=== Section Start ===

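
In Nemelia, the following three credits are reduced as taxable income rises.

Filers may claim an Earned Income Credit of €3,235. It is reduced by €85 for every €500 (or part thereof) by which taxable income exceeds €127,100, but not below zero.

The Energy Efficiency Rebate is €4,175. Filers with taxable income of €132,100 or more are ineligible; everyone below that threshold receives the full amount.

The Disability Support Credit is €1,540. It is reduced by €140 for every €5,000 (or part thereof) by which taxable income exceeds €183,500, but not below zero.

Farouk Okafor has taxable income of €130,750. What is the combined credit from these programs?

Earned Income Credit: income exceeds €127,100 by €3,650, which is 8 full-or-partial €500 increments; reduction = 8 × €85 = €680, leaving €2,555.
Energy Efficiency Rebate: €130,750 is below the €132,100 cutoff, so the full €4,175 applies.
Disability Support Credit: €130,750 is at or below the €183,500 threshold, so the full €1,540 applies.
Total: €2,555 + €4,175 + €1,540 = €8,270.

€8,270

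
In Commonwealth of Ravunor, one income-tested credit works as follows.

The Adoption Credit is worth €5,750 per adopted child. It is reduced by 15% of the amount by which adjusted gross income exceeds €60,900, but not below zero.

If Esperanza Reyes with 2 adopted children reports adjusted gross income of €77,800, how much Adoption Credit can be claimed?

Adoption Credit: base = 2 × €5,750 = €11,500. 15% of the €16,900 excess over €60,900 is €2,535; credit = €11,500 − €2,535 = €8,965.

€8,965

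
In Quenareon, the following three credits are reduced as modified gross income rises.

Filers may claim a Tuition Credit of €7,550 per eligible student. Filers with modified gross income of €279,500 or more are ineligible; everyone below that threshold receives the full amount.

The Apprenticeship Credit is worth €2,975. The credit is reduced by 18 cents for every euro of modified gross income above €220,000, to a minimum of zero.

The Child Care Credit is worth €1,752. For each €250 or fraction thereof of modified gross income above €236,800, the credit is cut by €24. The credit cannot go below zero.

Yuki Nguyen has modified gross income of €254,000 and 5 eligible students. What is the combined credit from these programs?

Tuition Credit: base = 5 × €7,550 = €37,750. €254,000 is below the €279,500 cutoff, so the full €37,750 applies.
Apprenticeship Credit: 18% of the €34,000 excess over €220,000 is €6,120 ≥ base, so the credit is €0.
Child Care Credit: income exceeds €236,800 by €17,200, which is 69 full-or-partial €250 increments; reduction = 69 × €24 = €1,656, leaving €96.
Total: €37,750 + €0 + €96 = €37,846.

€37,846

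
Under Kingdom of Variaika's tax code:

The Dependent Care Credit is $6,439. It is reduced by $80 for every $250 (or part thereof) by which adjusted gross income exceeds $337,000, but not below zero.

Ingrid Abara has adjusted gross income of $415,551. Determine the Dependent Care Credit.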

=== Section End ===

### [Required work]
Line by line, transcribe the material above exactly.

### [Solution to this task]
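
In Nemelia, the following three credits are reduced as taxable income rises.

Filers may claim an Earned Income Credit of €3,235. It is reduced by €85 for every €500 (or part thereof) by which taxable income exceeds €127,100, but not below zero.

The Energy Efficiency Rebate is €4,175. Filers with taxable income of €132,100 or more are ineligible; everyone below that threshold receives the full amount.

The Disability Support Credit is €1,540. It is reduced by €140 for every €5,000 (or part thereof) by which taxable income exceeds €183,500, but not below zero.

Farouk Okafor has taxable income of €130,750. What is the combined credit from these programs?

Earned Income Credit: income exceeds €127,100 by €3,650, which is 8 full-or-partial €500 increments; reduction = 8 × €85 = €680, leaving €2,555.
Energy Efficiency Rebate: €130,750 is below the €132,100 cutoff, so the full €4,175 applies.
Disability Support Credit: €130,750 is at or below the €183,500 threshold, so the full €1,540 applies.
Total: €2,555 + €4,175 + €1,540 = €8,270.

€8,270

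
In Commonwealth of Ravunor, one income-tested credit works as follows.

The Adoption Credit is worth €5,750 per adopted child. It is reduced by 15% of the amount by which adjusted gross income exceeds €60,900, but not below zero.

If Esperanza Reyes with 2 adopted children reports adjusted gross income of €77,800, how much Adoption Credit can be claimed?

Adoption Credit: base = 2 × €5,750 = €11,500. 15% of the €16,900 excess over €60,900 is €2,535; credit = €11,500 − €2,535 = €8,965.

€8,965

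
In Quenareon, the following three credits are reduced as modified gross income rises.

Filers may claim a Tuition Credit of €7,550 per eligible student. Filers with modified gross income of €279,500 or more are ineligible; everyone below that threshold receives the full amount.

The Apprenticeship Credit is worth €2,975. The credit is reduced by 18 cents for every euro of modified gross income above €220,000, to a minimum of zero.

The Child Care Credit is worth €1,752. For each €250 or fraction thereof of modified gross income above €236,800, the credit is cut by €24. The credit cannot go below zero.

Yuki Nguyen has modified gross income of €254,000 and 5 eligible students. What is the combined credit from these programs?

Tuition Credit: base = 5 × €7,550 = €37,750. €254,000 is below the €279,500 cutoff, so the full €37,750 applies.
Apprenticeship Credit: 18% of the €34,000 excess over €220,000 is €6,120 ≥ base, so the credit is €0.
Child Care Credit: income exceeds €236,800 by €17,200, which is 69 full-or-partial €250 increments; reduction = 69 × €24 = €1,656, leaving €96.
Total: €37,750 + €0 + €96 = €37,846.

€37,846

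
Under Kingdom of Variaika's tax code:

The Dependent Care Credit is $6,439. It is reduced by $80 for every $250 (or part thereof) by which adjusted gross income exceeds $337,000, but not below zero.

Ingrid Abara has adjusted gross income of $415,551. Determine the Dependent Care Credit.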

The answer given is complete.